Stored data
================================

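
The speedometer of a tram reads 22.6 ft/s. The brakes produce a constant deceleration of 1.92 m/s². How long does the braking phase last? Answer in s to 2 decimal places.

22.6 ft/s × 0.3048 = 6.8885 m/s.
Braking time = v/a = 6.8885 / 1.920 = 3.588 s.

Braking time ≈ 3.59 s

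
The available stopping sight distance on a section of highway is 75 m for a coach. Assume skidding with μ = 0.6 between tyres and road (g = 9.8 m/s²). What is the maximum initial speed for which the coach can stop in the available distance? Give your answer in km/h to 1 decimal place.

a = μg = 0.6 × 9.8 = 5.880 m/s².
v²/(2a) = d ⇒ v = √(2 × 5.880 × 75) = √882.00 = 29.6985 m/s.
29.6985 m/s × 3.6 = 106.915 km/h.

Maximum speed ≈ 106.9 km/h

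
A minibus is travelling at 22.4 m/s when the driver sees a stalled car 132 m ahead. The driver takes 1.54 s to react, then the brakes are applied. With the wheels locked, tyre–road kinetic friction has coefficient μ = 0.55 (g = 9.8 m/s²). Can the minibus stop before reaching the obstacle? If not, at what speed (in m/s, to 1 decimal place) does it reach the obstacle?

Yes — it stops about 51.0 m short of the obstacle, so it never reaches it

a = μg = 0.55 × 9.8 = 5.390 m/s².
Reaction distance = 22.4000 × 1.54 = 34.496 m.
Braking distance = v²/(2a) = 501.760 / 10.780 = 46.545 m.
Total stopping distance = 34.496 + 46.545 = 81.041 m, vs 132 m available — it stops with 132 − 81.041 = 50.959 m to spare.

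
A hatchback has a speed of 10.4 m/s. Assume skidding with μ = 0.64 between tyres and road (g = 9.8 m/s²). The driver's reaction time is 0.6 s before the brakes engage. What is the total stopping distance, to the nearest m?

a = μg = 0.64 × 9.8 = 6.272 m/s².
Reaction distance = v·t_r = 10.4000 × 0.6 = 6.240 m.
Braking distance = v²/(2a) = 10.4000² / (2 × 6.272) = 108.160 / 12.544 = 8.622 m.
Total = 6.240 + 8.622 = 14.862 m.

Total stopping distance ≈ 15 m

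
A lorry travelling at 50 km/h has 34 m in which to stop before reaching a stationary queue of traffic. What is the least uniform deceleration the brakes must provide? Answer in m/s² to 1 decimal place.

Required deceleration ≈ 2.8 m/s²

50 km/h ÷ 3.6 = 13.8889 m/s.
v² = 2a·d ⇒ a = v²/(2d) = 13.8889² / (2 × 34.000) = 192.902 / 68.000 = 2.8368 m/s².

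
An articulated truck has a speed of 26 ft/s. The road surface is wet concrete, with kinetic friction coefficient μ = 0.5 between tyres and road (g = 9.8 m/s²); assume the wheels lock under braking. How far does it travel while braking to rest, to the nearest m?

Braking distance ≈ 6 m

26 ft/s × 0.3048 = 7.9248 m/s.
a = μg = 0.5 × 9.8 = 4.900 m/s².
Braking distance = v²/(2a) = 7.9248² / (2 × 4.900) = 62.802 / 9.800 = 6.408 m.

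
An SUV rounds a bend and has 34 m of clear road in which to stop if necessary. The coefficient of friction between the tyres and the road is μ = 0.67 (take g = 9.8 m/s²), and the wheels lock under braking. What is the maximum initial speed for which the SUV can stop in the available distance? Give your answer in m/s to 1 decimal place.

Maximum speed ≈ 21.1 m/s

a = μg = 0.67 × 9.8 = 6.566 m/s².
v²/(2a) = d ⇒ v = √(2 × 6.566 × 34) = √446.49 = 21.1303 m/s.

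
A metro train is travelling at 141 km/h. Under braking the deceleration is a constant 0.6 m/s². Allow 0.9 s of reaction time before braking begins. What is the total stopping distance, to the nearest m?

141 km/h ÷ 3.6 = 39.1667 m/s.
Reaction distance = v·t_r = 39.1667 × 0.9 = 35.250 m.
Braking distance = v²/(2a) = 39.1667² / (2 × 0.600) = 1534.030 / 1.200 = 1278.358 m.
Total = 35.250 + 1278.358 = 1313.608 m.

Total stopping distance ≈ 1314 m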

================================

:: Activity ::
Print the data above exactly.

:: Answer for this exercise ::
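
The speedometer of a tram reads 22.6 ft/s. The brakes produce a constant deceleration of 1.92 m/s². How long does the braking phase last? Answer in s to 2 decimal places.

22.6 ft/s × 0.3048 = 6.8885 m/s.
Braking time = v/a = 6.8885 / 1.920 = 3.588 s.

Braking time ≈ 3.59 s

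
The available stopping sight distance on a section of highway is 75 m for a coach. Assume skidding with μ = 0.6 between tyres and road (g = 9.8 m/s²). What is the maximum initial speed for which the coach can stop in the available distance? Give your answer in km/h to 1 decimal place.

a = μg = 0.6 × 9.8 = 5.880 m/s².
v²/(2a) = d ⇒ v = √(2 × 5.880 × 75) = √882.00 = 29.6985 m/s.
29.6985 m/s × 3.6 = 106.915 km/h.

Maximum speed ≈ 106.9 km/h

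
A minibus is travelling at 22.4 m/s when the driver sees a stalled car 132 m ahead. The driver takes 1.54 s to react, then the brakes are applied. With the wheels locked, tyre–road kinetic friction has coefficient μ = 0.55 (g = 9.8 m/s²). Can the minibus stop before reaching the obstacle? If not, at what speed (in m/s, to 1 decimal place) does it reach the obstacle?

Yes — it stops about 51.0 m short of the obstacle, so it never reaches it

a = μg = 0.55 × 9.8 = 5.390 m/s².
Reaction distance = 22.4000 × 1.54 = 34.496 m.
Braking distance = v²/(2a) = 501.760 / 10.780 = 46.545 m.
Total stopping distance = 34.496 + 46.545 = 81.041 m, vs 132 m available — it stops with 132 − 81.041 = 50.959 m to spare.

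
A hatchback has a speed of 10.4 m/s. Assume skidding with μ = 0.64 between tyres and road (g = 9.8 m/s²). The driver's reaction time is 0.6 s before the brakes engage. What is the total stopping distance, to the nearest m?

a = μg = 0.64 × 9.8 = 6.272 m/s².
Reaction distance = v·t_r = 10.4000 × 0.6 = 6.240 m.
Braking distance = v²/(2a) = 10.4000² / (2 × 6.272) = 108.160 / 12.544 = 8.622 m.
Total = 6.240 + 8.622 = 14.862 m.

Total stopping distance ≈ 15 m

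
A lorry travelling at 50 km/h has 34 m in which to stop before reaching a stationary queue of traffic. What is the least uniform deceleration the brakes must provide? Answer in m/s² to 1 decimal place.

Required deceleration ≈ 2.8 m/s²

50 km/h ÷ 3.6 = 13.8889 m/s.
v² = 2a·d ⇒ a = v²/(2d) = 13.8889² / (2 × 34.000) = 192.902 / 68.000 = 2.8368 m/s².

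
An articulated truck has a speed of 26 ft/s. The road surface is wet concrete, with kinetic friction coefficient μ = 0.5 between tyres and road (g = 9.8 m/s²); assume the wheels lock under braking. How far does it travel while braking to rest, to the nearest m?

Braking distance ≈ 6 m

26 ft/s × 0.3048 = 7.9248 m/s.
a = μg = 0.5 × 9.8 = 4.900 m/s².
Braking distance = v²/(2a) = 7.9248² / (2 × 4.900) = 62.802 / 9.800 = 6.408 m.

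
An SUV rounds a bend and has 34 m of clear road in which to stop if necessary. The coefficient of friction between the tyres and the road is μ = 0.67 (take g = 9.8 m/s²), and the wheels lock under braking. What is the maximum initial speed for which the SUV can stop in the available distance? Give your answer in m/s to 1 decimal place.

Maximum speed ≈ 21.1 m/s

a = μg = 0.67 × 9.8 = 6.566 m/s².
v²/(2a) = d ⇒ v = √(2 × 6.566 × 34) = √446.49 = 21.1303 m/s.

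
A metro train is travelling at 141 km/h. Under braking the deceleration is a constant 0.6 m/s². Allow 0.9 s of reaction time before braking begins. What is the total stopping distance, to the nearest m?

141 km/h ÷ 3.6 = 39.1667 m/s.
Reaction distance = v·t_r = 39.1667 × 0.9 = 35.250 m.
Braking distance = v²/(2a) = 39.1667² / (2 × 0.600) = 1534.030 / 1.200 = 1278.358 m.
Total = 35.250 + 1278.358 = 1313.608 m.

Total stopping distance ≈ 1314 m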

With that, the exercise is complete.